Extracted data entries
----------

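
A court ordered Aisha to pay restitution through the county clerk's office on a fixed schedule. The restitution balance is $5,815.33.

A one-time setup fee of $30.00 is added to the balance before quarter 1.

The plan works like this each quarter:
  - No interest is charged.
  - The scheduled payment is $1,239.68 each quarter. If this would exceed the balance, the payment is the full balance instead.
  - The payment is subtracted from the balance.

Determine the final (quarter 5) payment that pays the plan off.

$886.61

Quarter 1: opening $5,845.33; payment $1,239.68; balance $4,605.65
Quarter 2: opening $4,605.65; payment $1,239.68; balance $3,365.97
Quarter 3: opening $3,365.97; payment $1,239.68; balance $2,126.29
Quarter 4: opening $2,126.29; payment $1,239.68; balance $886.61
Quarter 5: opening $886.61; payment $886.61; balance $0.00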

----------

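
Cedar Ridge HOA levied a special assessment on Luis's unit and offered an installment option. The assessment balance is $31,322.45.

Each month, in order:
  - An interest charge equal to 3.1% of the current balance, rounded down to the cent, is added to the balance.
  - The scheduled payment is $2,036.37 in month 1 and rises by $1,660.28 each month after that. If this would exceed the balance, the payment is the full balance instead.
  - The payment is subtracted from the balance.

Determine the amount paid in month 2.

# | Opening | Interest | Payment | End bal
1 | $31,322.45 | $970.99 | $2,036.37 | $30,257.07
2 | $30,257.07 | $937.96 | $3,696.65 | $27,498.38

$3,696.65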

----------

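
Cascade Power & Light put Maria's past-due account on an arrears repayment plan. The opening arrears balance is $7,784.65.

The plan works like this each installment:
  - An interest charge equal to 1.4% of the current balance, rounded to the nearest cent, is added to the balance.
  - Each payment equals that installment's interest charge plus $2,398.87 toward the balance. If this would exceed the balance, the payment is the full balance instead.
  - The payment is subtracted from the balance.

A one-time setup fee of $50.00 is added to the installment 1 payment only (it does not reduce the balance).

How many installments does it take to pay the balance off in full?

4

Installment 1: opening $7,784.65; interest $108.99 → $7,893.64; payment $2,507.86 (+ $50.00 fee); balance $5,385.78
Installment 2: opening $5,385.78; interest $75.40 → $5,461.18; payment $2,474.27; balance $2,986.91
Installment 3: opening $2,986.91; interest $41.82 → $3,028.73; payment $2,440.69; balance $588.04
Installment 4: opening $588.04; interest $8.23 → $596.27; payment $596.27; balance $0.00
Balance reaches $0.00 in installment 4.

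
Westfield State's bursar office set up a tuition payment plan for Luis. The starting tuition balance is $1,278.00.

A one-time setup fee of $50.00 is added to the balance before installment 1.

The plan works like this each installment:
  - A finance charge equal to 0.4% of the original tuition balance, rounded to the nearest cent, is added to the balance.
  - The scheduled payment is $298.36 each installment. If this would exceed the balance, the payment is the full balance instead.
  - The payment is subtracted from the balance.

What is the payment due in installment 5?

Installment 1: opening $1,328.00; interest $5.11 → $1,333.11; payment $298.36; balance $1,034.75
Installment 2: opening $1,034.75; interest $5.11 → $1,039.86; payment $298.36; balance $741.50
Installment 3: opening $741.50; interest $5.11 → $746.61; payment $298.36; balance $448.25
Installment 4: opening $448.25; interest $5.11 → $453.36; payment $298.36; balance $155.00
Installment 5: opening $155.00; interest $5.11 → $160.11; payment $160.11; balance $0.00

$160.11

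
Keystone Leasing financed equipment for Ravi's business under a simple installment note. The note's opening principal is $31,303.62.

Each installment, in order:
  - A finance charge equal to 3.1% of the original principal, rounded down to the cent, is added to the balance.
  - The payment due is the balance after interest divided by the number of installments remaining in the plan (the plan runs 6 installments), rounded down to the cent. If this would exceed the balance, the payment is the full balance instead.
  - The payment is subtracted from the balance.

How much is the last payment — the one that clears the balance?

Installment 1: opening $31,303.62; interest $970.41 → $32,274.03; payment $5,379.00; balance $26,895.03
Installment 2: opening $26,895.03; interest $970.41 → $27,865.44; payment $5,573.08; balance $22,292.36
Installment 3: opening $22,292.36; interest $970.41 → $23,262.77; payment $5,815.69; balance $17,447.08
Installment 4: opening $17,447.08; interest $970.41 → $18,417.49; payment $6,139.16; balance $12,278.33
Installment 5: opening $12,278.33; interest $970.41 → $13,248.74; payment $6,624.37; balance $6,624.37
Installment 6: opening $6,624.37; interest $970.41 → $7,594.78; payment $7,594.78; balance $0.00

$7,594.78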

----------

### [Exercise directions]
Throughout the records above, find the lines in which the word "rounded" appears and return them.

### [Finished task]
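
  - An interest charge equal to 3.1% of the current balance, rounded down to the cent, is added to the balance.
  - An interest charge equal to 1.4% of the current balance, rounded to the nearest cent, is added to the balance.
  - A finance charge equal to 0.4% of the original tuition balance, rounded to the nearest cent, is added to the balance.
  - A finance charge equal to 3.1% of the original principal, rounded down to the cent, is added to the balance.
  - The payment due is the balance after interest divided by the number of installments remaining in the plan (the plan runs 6 installments), rounded down to the cent. If this would exceed the balance, the payment is the full balance instead.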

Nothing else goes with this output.